Required action
Please write out the data that follows, word for word.

Dataset records
=====

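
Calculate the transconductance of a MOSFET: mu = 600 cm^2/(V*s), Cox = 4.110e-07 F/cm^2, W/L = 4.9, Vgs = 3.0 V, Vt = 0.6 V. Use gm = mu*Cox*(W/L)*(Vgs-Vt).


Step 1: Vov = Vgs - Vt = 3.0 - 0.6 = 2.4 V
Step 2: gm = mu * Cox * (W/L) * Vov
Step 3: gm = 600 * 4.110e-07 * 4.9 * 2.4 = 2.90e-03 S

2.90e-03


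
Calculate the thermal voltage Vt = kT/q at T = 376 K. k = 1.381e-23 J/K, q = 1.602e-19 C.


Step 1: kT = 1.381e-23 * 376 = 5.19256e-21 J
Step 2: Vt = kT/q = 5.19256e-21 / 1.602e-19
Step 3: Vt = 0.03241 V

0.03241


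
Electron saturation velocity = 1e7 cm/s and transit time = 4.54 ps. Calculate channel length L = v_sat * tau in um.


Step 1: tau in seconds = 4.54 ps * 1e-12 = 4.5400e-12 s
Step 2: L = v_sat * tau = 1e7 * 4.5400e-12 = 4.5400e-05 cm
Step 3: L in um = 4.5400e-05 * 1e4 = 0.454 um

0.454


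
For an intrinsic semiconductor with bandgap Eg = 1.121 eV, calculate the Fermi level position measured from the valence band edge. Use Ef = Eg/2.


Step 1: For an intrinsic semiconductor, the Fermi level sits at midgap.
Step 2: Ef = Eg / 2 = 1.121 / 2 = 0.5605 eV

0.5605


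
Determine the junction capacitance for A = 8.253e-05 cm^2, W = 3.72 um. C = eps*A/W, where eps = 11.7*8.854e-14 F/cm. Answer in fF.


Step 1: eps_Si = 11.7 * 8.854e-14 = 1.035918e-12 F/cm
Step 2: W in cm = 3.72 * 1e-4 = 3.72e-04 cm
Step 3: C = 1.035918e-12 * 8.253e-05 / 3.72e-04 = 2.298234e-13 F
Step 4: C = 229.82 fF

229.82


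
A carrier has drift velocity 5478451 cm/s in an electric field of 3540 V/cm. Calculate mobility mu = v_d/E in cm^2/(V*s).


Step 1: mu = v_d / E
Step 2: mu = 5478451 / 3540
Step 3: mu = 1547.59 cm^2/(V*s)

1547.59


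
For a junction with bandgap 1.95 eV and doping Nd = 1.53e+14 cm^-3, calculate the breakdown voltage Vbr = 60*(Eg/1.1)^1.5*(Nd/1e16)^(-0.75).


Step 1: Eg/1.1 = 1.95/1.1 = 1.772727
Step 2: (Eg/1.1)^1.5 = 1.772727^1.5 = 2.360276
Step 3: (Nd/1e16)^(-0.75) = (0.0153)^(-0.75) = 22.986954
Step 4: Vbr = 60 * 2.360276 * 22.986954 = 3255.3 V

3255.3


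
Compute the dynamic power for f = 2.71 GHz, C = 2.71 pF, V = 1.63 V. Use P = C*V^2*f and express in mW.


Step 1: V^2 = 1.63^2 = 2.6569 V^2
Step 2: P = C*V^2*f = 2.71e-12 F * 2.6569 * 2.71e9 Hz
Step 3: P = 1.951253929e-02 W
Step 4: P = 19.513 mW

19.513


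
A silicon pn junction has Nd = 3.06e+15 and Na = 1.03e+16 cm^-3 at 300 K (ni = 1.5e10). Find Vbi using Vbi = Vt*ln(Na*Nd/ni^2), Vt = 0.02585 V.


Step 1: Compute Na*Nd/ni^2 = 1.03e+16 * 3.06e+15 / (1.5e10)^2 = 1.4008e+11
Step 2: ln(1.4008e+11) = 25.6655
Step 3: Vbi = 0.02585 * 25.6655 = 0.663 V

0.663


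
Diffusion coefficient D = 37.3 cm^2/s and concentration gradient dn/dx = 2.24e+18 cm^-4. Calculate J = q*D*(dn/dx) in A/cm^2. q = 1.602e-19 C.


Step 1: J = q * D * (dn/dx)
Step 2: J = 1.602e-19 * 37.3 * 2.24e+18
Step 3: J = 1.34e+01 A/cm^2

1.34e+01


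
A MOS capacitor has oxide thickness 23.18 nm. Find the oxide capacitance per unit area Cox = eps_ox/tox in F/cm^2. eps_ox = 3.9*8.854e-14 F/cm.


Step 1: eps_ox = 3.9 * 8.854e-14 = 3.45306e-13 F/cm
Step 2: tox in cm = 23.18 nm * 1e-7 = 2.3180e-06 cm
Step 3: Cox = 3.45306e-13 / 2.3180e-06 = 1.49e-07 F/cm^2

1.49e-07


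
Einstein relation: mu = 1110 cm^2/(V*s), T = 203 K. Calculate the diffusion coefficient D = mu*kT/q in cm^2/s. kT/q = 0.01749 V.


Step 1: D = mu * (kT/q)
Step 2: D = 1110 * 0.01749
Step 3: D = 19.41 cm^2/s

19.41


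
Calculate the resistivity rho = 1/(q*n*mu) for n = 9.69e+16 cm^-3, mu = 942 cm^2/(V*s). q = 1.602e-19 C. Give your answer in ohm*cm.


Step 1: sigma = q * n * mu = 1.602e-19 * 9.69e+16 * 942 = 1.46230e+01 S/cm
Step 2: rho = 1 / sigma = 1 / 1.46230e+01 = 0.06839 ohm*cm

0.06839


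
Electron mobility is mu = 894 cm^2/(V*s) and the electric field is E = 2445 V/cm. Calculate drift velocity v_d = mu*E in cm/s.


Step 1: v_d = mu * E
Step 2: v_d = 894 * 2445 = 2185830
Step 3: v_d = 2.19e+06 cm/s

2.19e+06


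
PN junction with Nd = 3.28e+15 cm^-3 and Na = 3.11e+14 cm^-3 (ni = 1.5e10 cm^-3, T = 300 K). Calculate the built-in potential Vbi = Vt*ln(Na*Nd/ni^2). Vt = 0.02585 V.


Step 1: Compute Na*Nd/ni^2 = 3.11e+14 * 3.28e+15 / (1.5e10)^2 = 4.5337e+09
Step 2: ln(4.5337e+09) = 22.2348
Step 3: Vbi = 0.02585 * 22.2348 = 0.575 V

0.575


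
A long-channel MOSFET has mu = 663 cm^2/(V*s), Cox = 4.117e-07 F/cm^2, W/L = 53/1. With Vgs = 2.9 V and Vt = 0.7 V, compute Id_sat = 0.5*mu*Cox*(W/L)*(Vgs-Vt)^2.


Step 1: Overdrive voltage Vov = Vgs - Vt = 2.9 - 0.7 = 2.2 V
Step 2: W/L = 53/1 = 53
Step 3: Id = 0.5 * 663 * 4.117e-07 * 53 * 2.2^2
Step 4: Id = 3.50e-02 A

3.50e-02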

=====

Solution to this problem
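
Calculate the transconductance of a MOSFET: mu = 600 cm^2/(V*s), Cox = 4.110e-07 F/cm^2, W/L = 4.9, Vgs = 3.0 V, Vt = 0.6 V. Use gm = mu*Cox*(W/L)*(Vgs-Vt).


Step 1: Vov = Vgs - Vt = 3.0 - 0.6 = 2.4 V
Step 2: gm = mu * Cox * (W/L) * Vov
Step 3: gm = 600 * 4.110e-07 * 4.9 * 2.4 = 2.90e-03 S

2.90e-03


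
Calculate the thermal voltage Vt = kT/q at T = 376 K. k = 1.381e-23 J/K, q = 1.602e-19 C.


Step 1: kT = 1.381e-23 * 376 = 5.19256e-21 J
Step 2: Vt = kT/q = 5.19256e-21 / 1.602e-19
Step 3: Vt = 0.03241 V

0.03241


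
Electron saturation velocity = 1e7 cm/s and transit time = 4.54 ps. Calculate channel length L = v_sat * tau in um.


Step 1: tau in seconds = 4.54 ps * 1e-12 = 4.5400e-12 s
Step 2: L = v_sat * tau = 1e7 * 4.5400e-12 = 4.5400e-05 cm
Step 3: L in um = 4.5400e-05 * 1e4 = 0.454 um

0.454


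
For an intrinsic semiconductor with bandgap Eg = 1.121 eV, calculate the Fermi level position measured from the valence band edge. Use Ef = Eg/2.


Step 1: For an intrinsic semiconductor, the Fermi level sits at midgap.
Step 2: Ef = Eg / 2 = 1.121 / 2 = 0.5605 eV

0.5605


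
Determine the junction capacitance for A = 8.253e-05 cm^2, W = 3.72 um. C = eps*A/W, where eps = 11.7*8.854e-14 F/cm. Answer in fF.


Step 1: eps_Si = 11.7 * 8.854e-14 = 1.035918e-12 F/cm
Step 2: W in cm = 3.72 * 1e-4 = 3.72e-04 cm
Step 3: C = 1.035918e-12 * 8.253e-05 / 3.72e-04 = 2.298234e-13 F
Step 4: C = 229.82 fF

229.82


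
A carrier has drift velocity 5478451 cm/s in an electric field of 3540 V/cm. Calculate mobility mu = v_d/E in cm^2/(V*s).


Step 1: mu = v_d / E
Step 2: mu = 5478451 / 3540
Step 3: mu = 1547.59 cm^2/(V*s)

1547.59


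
For a junction with bandgap 1.95 eV and doping Nd = 1.53e+14 cm^-3, calculate the breakdown voltage Vbr = 60*(Eg/1.1)^1.5*(Nd/1e16)^(-0.75).


Step 1: Eg/1.1 = 1.95/1.1 = 1.772727
Step 2: (Eg/1.1)^1.5 = 1.772727^1.5 = 2.360276
Step 3: (Nd/1e16)^(-0.75) = (0.0153)^(-0.75) = 22.986954
Step 4: Vbr = 60 * 2.360276 * 22.986954 = 3255.3 V

3255.3


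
Compute the dynamic power for f = 2.71 GHz, C = 2.71 pF, V = 1.63 V. Use P = C*V^2*f and express in mW.


Step 1: V^2 = 1.63^2 = 2.6569 V^2
Step 2: P = C*V^2*f = 2.71e-12 F * 2.6569 * 2.71e9 Hz
Step 3: P = 1.951253929e-02 W
Step 4: P = 19.513 mW

19.513


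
A silicon pn junction has Nd = 3.06e+15 and Na = 1.03e+16 cm^-3 at 300 K (ni = 1.5e10). Find Vbi using Vbi = Vt*ln(Na*Nd/ni^2), Vt = 0.02585 V.


Step 1: Compute Na*Nd/ni^2 = 1.03e+16 * 3.06e+15 / (1.5e10)^2 = 1.4008e+11
Step 2: ln(1.4008e+11) = 25.6655
Step 3: Vbi = 0.02585 * 25.6655 = 0.663 V

0.663


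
Diffusion coefficient D = 37.3 cm^2/s and concentration gradient dn/dx = 2.24e+18 cm^-4. Calculate J = q*D*(dn/dx) in A/cm^2. q = 1.602e-19 C.


Step 1: J = q * D * (dn/dx)
Step 2: J = 1.602e-19 * 37.3 * 2.24e+18
Step 3: J = 1.34e+01 A/cm^2

1.34e+01


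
A MOS capacitor has oxide thickness 23.18 nm. Find the oxide capacitance per unit area Cox = eps_ox/tox in F/cm^2. eps_ox = 3.9*8.854e-14 F/cm.


Step 1: eps_ox = 3.9 * 8.854e-14 = 3.45306e-13 F/cm
Step 2: tox in cm = 23.18 nm * 1e-7 = 2.3180e-06 cm
Step 3: Cox = 3.45306e-13 / 2.3180e-06 = 1.49e-07 F/cm^2

1.49e-07


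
Einstein relation: mu = 1110 cm^2/(V*s), T = 203 K. Calculate the diffusion coefficient D = mu*kT/q in cm^2/s. kT/q = 0.01749 V.


Step 1: D = mu * (kT/q)
Step 2: D = 1110 * 0.01749
Step 3: D = 19.41 cm^2/s

19.41


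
Calculate the resistivity rho = 1/(q*n*mu) for n = 9.69e+16 cm^-3, mu = 942 cm^2/(V*s). q = 1.602e-19 C. Give your answer in ohm*cm.


Step 1: sigma = q * n * mu = 1.602e-19 * 9.69e+16 * 942 = 1.46230e+01 S/cm
Step 2: rho = 1 / sigma = 1 / 1.46230e+01 = 0.06839 ohm*cm

0.06839


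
Electron mobility is mu = 894 cm^2/(V*s) and the electric field is E = 2445 V/cm. Calculate drift velocity v_d = mu*E in cm/s.


Step 1: v_d = mu * E
Step 2: v_d = 894 * 2445 = 2185830
Step 3: v_d = 2.19e+06 cm/s

2.19e+06


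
PN junction with Nd = 3.28e+15 cm^-3 and Na = 3.11e+14 cm^-3 (ni = 1.5e10 cm^-3, T = 300 K). Calculate the built-in potential Vbi = Vt*ln(Na*Nd/ni^2). Vt = 0.02585 V.


Step 1: Compute Na*Nd/ni^2 = 3.11e+14 * 3.28e+15 / (1.5e10)^2 = 4.5337e+09
Step 2: ln(4.5337e+09) = 22.2348
Step 3: Vbi = 0.02585 * 22.2348 = 0.575 V

0.575


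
A long-channel MOSFET has mu = 663 cm^2/(V*s), Cox = 4.117e-07 F/cm^2, W/L = 53/1. With Vgs = 2.9 V and Vt = 0.7 V, compute Id_sat = 0.5*mu*Cox*(W/L)*(Vgs-Vt)^2.


Step 1: Overdrive voltage Vov = Vgs - Vt = 2.9 - 0.7 = 2.2 V
Step 2: W/L = 53/1 = 53
Step 3: Id = 0.5 * 663 * 4.117e-07 * 53 * 2.2^2
Step 4: Id = 3.50e-02 A

3.50e-02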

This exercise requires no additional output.